### ACTIVITY
Please retype all of the following entries exactly.

### RECORDS TO USE
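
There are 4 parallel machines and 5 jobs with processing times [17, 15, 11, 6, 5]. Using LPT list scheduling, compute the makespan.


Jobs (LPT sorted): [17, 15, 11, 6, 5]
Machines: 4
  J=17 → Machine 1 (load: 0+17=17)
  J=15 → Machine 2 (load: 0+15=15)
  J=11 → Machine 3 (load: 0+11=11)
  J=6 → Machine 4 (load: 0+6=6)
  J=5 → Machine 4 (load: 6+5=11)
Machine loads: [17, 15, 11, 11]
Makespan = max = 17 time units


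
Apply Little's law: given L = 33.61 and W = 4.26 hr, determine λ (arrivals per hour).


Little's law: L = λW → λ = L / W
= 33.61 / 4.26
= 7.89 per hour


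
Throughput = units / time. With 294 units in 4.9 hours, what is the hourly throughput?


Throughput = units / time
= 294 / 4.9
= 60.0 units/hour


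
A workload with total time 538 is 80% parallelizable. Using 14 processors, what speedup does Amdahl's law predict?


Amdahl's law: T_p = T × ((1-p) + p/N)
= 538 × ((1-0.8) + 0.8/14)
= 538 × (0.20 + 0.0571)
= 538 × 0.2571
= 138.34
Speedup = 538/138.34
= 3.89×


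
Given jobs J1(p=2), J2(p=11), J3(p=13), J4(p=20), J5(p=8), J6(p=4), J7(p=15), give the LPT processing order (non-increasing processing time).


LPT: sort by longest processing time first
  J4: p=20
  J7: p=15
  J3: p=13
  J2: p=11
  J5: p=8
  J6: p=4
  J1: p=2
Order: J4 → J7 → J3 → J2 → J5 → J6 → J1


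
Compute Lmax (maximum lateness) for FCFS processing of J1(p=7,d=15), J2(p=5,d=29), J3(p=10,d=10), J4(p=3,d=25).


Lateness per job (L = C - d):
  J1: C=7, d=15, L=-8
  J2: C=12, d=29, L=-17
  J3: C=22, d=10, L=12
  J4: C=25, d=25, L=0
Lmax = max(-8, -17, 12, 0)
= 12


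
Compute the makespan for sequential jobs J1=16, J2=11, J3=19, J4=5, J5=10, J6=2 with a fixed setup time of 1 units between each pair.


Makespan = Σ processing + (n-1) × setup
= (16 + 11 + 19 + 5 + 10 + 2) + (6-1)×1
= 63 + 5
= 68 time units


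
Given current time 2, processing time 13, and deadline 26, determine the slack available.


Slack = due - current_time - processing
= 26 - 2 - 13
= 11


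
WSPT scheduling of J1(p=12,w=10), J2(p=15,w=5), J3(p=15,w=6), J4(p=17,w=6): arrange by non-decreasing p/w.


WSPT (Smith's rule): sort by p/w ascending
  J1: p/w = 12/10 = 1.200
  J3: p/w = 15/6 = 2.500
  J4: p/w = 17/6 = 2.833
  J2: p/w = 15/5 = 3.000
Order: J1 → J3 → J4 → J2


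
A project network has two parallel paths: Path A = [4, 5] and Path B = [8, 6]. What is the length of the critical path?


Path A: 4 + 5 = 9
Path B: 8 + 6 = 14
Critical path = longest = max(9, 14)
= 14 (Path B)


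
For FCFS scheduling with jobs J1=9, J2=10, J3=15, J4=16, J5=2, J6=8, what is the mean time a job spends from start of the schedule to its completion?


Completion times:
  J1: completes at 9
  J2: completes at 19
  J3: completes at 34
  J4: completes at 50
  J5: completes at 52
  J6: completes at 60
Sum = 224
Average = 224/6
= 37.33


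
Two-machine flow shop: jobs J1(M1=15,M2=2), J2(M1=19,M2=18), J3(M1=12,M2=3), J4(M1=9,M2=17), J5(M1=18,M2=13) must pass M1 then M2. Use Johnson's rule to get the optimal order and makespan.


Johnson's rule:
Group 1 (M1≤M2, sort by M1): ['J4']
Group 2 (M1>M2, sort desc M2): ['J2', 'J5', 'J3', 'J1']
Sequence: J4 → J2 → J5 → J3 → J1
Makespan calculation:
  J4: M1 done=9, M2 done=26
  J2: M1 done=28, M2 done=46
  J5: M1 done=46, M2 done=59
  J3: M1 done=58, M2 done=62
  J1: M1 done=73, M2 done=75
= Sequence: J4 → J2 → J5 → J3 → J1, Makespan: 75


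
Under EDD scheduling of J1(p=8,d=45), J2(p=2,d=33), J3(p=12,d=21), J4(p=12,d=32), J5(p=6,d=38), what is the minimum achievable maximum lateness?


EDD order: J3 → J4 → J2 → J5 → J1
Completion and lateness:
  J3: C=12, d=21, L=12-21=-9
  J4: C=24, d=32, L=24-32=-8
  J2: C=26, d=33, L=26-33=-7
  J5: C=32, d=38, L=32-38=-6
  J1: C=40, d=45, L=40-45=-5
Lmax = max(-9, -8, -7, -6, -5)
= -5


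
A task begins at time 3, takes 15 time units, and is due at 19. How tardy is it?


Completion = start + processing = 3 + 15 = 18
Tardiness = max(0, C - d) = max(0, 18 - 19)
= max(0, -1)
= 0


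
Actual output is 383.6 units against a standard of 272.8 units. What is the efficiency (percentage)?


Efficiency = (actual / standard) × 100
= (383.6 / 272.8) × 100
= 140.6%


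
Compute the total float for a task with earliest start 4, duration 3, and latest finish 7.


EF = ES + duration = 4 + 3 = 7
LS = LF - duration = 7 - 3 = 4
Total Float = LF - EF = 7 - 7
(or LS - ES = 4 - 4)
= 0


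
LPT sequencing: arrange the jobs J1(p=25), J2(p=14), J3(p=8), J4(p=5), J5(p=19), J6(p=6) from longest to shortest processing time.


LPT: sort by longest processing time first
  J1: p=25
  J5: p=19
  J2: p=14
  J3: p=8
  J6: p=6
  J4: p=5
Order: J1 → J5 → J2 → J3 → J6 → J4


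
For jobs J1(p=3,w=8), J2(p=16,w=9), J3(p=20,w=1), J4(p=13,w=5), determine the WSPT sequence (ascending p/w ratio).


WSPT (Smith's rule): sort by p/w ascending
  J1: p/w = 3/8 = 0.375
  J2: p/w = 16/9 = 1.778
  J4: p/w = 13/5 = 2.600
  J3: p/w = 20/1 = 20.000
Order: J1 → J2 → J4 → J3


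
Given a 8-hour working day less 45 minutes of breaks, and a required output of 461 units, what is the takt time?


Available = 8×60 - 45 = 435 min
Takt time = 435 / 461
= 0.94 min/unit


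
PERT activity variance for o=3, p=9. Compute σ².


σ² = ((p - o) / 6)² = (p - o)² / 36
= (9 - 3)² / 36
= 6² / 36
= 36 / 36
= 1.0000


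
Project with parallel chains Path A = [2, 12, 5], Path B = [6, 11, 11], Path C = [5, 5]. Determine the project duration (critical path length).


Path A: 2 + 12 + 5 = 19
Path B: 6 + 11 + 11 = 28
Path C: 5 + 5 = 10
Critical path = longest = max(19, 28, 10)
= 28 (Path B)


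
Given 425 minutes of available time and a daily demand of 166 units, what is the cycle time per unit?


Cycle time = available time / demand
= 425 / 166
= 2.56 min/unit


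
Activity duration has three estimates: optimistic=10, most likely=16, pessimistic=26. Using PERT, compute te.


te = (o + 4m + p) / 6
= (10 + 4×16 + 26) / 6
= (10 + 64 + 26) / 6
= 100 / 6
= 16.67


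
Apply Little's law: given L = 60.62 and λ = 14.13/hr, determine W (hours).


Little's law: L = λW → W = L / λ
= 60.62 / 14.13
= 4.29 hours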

### RESULT OF THIS TASK
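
There are 4 parallel machines and 5 jobs with processing times [17, 15, 11, 6, 5]. Using LPT list scheduling, compute the makespan.


Jobs (LPT sorted): [17, 15, 11, 6, 5]
Machines: 4
  J=17 → Machine 1 (load: 0+17=17)
  J=15 → Machine 2 (load: 0+15=15)
  J=11 → Machine 3 (load: 0+11=11)
  J=6 → Machine 4 (load: 0+6=6)
  J=5 → Machine 4 (load: 6+5=11)
Machine loads: [17, 15, 11, 11]
Makespan = max = 17 time units


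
Apply Little's law: given L = 33.61 and W = 4.26 hr, determine λ (arrivals per hour).


Little's law: L = λW → λ = L / W
= 33.61 / 4.26
= 7.89 per hour


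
Throughput = units / time. With 294 units in 4.9 hours, what is the hourly throughput?


Throughput = units / time
= 294 / 4.9
= 60.0 units/hour


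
A workload with total time 538 is 80% parallelizable. Using 14 processors, what speedup does Amdahl's law predict?


Amdahl's law: T_p = T × ((1-p) + p/N)
= 538 × ((1-0.8) + 0.8/14)
= 538 × (0.20 + 0.0571)
= 538 × 0.2571
= 138.34
Speedup = 538/138.34
= 3.89×


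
Given jobs J1(p=2), J2(p=11), J3(p=13), J4(p=20), J5(p=8), J6(p=4), J7(p=15), give the LPT processing order (non-increasing processing time).


LPT: sort by longest processing time first
  J4: p=20
  J7: p=15
  J3: p=13
  J2: p=11
  J5: p=8
  J6: p=4
  J1: p=2
Order: J4 → J7 → J3 → J2 → J5 → J6 → J1


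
Compute Lmax (maximum lateness) for FCFS processing of J1(p=7,d=15), J2(p=5,d=29), J3(p=10,d=10), J4(p=3,d=25).


Lateness per job (L = C - d):
  J1: C=7, d=15, L=-8
  J2: C=12, d=29, L=-17
  J3: C=22, d=10, L=12
  J4: C=25, d=25, L=0
Lmax = max(-8, -17, 12, 0)
= 12


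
Compute the makespan for sequential jobs J1=16, J2=11, J3=19, J4=5, J5=10, J6=2 with a fixed setup time of 1 units between each pair.


Makespan = Σ processing + (n-1) × setup
= (16 + 11 + 19 + 5 + 10 + 2) + (6-1)×1
= 63 + 5
= 68 time units


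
Given current time 2, processing time 13, and deadline 26, determine the slack available.


Slack = due - current_time - processing
= 26 - 2 - 13
= 11


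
WSPT scheduling of J1(p=12,w=10), J2(p=15,w=5), J3(p=15,w=6), J4(p=17,w=6): arrange by non-decreasing p/w.


WSPT (Smith's rule): sort by p/w ascending
  J1: p/w = 12/10 = 1.200
  J3: p/w = 15/6 = 2.500
  J4: p/w = 17/6 = 2.833
  J2: p/w = 15/5 = 3.000
Order: J1 → J3 → J4 → J2


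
A project network has two parallel paths: Path A = [4, 5] and Path B = [8, 6]. What is the length of the critical path?


Path A: 4 + 5 = 9
Path B: 8 + 6 = 14
Critical path = longest = max(9, 14)
= 14 (Path B)


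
For FCFS scheduling with jobs J1=9, J2=10, J3=15, J4=16, J5=2, J6=8, what is the mean time a job spends from start of the schedule to its completion?


Completion times:
  J1: completes at 9
  J2: completes at 19
  J3: completes at 34
  J4: completes at 50
  J5: completes at 52
  J6: completes at 60
Sum = 224
Average = 224/6
= 37.33


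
Two-machine flow shop: jobs J1(M1=15,M2=2), J2(M1=19,M2=18), J3(M1=12,M2=3), J4(M1=9,M2=17), J5(M1=18,M2=13) must pass M1 then M2. Use Johnson's rule to get the optimal order and makespan.


Johnson's rule:
Group 1 (M1≤M2, sort by M1): ['J4']
Group 2 (M1>M2, sort desc M2): ['J2', 'J5', 'J3', 'J1']
Sequence: J4 → J2 → J5 → J3 → J1
Makespan calculation:
  J4: M1 done=9, M2 done=26
  J2: M1 done=28, M2 done=46
  J5: M1 done=46, M2 done=59
  J3: M1 done=58, M2 done=62
  J1: M1 done=73, M2 done=75
= Sequence: J4 → J2 → J5 → J3 → J1, Makespan: 75


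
Under EDD scheduling of J1(p=8,d=45), J2(p=2,d=33), J3(p=12,d=21), J4(p=12,d=32), J5(p=6,d=38), what is the minimum achievable maximum lateness?


EDD order: J3 → J4 → J2 → J5 → J1
Completion and lateness:
  J3: C=12, d=21, L=12-21=-9
  J4: C=24, d=32, L=24-32=-8
  J2: C=26, d=33, L=26-33=-7
  J5: C=32, d=38, L=32-38=-6
  J1: C=40, d=45, L=40-45=-5
Lmax = max(-9, -8, -7, -6, -5)
= -5


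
A task begins at time 3, takes 15 time units, and is due at 19. How tardy is it?


Completion = start + processing = 3 + 15 = 18
Tardiness = max(0, C - d) = max(0, 18 - 19)
= max(0, -1)
= 0


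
Actual output is 383.6 units against a standard of 272.8 units. What is the efficiency (percentage)?


Efficiency = (actual / standard) × 100
= (383.6 / 272.8) × 100
= 140.6%


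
Compute the total float for a task with earliest start 4, duration 3, and latest finish 7.


EF = ES + duration = 4 + 3 = 7
LS = LF - duration = 7 - 3 = 4
Total Float = LF - EF = 7 - 7
(or LS - ES = 4 - 4)
= 0


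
LPT sequencing: arrange the jobs J1(p=25), J2(p=14), J3(p=8), J4(p=5), J5(p=19), J6(p=6) from longest to shortest processing time.


LPT: sort by longest processing time first
  J1: p=25
  J5: p=19
  J2: p=14
  J3: p=8
  J6: p=6
  J4: p=5
Order: J1 → J5 → J2 → J3 → J6 → J4


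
For jobs J1(p=3,w=8), J2(p=16,w=9), J3(p=20,w=1), J4(p=13,w=5), determine the WSPT sequence (ascending p/w ratio).


WSPT (Smith's rule): sort by p/w ascending
  J1: p/w = 3/8 = 0.375
  J2: p/w = 16/9 = 1.778
  J4: p/w = 13/5 = 2.600
  J3: p/w = 20/1 = 20.000
Order: J1 → J2 → J4 → J3


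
Given a 8-hour working day less 45 minutes of breaks, and a required output of 461 units, what is the takt time?


Available = 8×60 - 45 = 435 min
Takt time = 435 / 461
= 0.94 min/unit


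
PERT activity variance for o=3, p=9. Compute σ².


σ² = ((p - o) / 6)² = (p - o)² / 36
= (9 - 3)² / 36
= 6² / 36
= 36 / 36
= 1.0000


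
Project with parallel chains Path A = [2, 12, 5], Path B = [6, 11, 11], Path C = [5, 5]. Determine the project duration (critical path length).


Path A: 2 + 12 + 5 = 19
Path B: 6 + 11 + 11 = 28
Path C: 5 + 5 = 10
Critical path = longest = max(19, 28, 10)
= 28 (Path B)


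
Given 425 minutes of available time and a daily demand of 166 units, what is the cycle time per unit?


Cycle time = available time / demand
= 425 / 166
= 2.56 min/unit


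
Activity duration has three estimates: optimistic=10, most likely=16, pessimistic=26. Using PERT, compute te.


te = (o + 4m + p) / 6
= (10 + 4×16 + 26) / 6
= (10 + 64 + 26) / 6
= 100 / 6
= 16.67


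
Apply Little's law: given L = 60.62 and λ = 14.13/hr, determine W (hours).


Little's law: L = λW → W = L / λ
= 60.62 / 14.13
= 4.29 hours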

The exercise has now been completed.